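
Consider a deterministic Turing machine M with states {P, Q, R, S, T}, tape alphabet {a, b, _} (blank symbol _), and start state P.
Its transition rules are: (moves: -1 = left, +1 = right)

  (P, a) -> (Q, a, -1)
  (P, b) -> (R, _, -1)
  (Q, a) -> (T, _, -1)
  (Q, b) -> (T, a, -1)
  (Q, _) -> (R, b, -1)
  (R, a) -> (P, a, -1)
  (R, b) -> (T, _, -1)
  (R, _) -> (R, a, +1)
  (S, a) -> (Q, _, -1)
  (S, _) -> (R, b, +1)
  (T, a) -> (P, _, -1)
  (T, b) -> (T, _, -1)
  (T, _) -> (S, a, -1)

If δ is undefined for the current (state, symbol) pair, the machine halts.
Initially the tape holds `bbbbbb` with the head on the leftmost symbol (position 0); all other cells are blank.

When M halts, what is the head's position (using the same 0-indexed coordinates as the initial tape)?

-4

P | ____[b]bbbbb   read b → write _, move -1, go to R
R | ___[_]_bbbbb   read _ → write a, move +1, go to R
R | ___a[_]bbbbb   read _ → write a, move +1, go to R
R | ___aa[b]bbbb   read b → write _, move -1, go to T
T | ___a[a]_bbbb   read a → write _, move -1, go to P
P | ___[a]__bbbb   read a → write a, move -1, go to Q
Q | __[_]a__bbbb   read _ → write b, move -1, go to R
R | _[_]ba__bbbb   read _ → write a, move +1, go to R
R | _a[b]a__bbbb   read b → write _, move -1, go to T
T | _[a]_a__bbbb   read a → write _, move -1, go to P
P | [_]__a__bbbb
At halt the head is at cell -4.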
################
* [What the task requires]: Every line above must appear again in your reply, exactly as written.

* [Output for this exercise]:
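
Consider a deterministic Turing machine M with states {P, Q, R, S, T}, tape alphabet {a, b, _} (blank symbol _), and start state P.
Its transition rules are: (moves: -1 = left, +1 = right)

  (P, a) -> (Q, a, -1)
  (P, b) -> (R, _, -1)
  (Q, a) -> (T, _, -1)
  (Q, b) -> (T, a, -1)
  (Q, _) -> (R, b, -1)
  (R, a) -> (P, a, -1)
  (R, b) -> (T, _, -1)
  (R, _) -> (R, a, +1)
  (S, a) -> (Q, _, -1)
  (S, _) -> (R, b, +1)
  (T, a) -> (P, _, -1)
  (T, b) -> (T, _, -1)
  (T, _) -> (S, a, -1)

If δ is undefined for the current (state, symbol) pair, the machine halts.
Initially the tape holds `bbbbbb` with the head on the leftmost symbol (position 0); all other cells are blank.

When M halts, what is the head's position (using the same 0-indexed coordinates as the initial tape)?

-4

P | ____[b]bbbbb   read b → write _, move -1, go to R
R | ___[_]_bbbbb   read _ → write a, move +1, go to R
R | ___a[_]bbbbb   read _ → write a, move +1, go to R
R | ___aa[b]bbbb   read b → write _, move -1, go to T
T | ___a[a]_bbbb   read a → write _, move -1, go to P
P | ___[a]__bbbb   read a → write a, move -1, go to Q
Q | __[_]a__bbbb   read _ → write b, move -1, go to R
R | _[_]ba__bbbb   read _ → write a, move +1, go to R
R | _a[b]a__bbbb   read b → write _, move -1, go to T
T | _[a]_a__bbbb   read a → write _, move -1, go to P
P | [_]__a__bbbb
At halt the head is at cell -4.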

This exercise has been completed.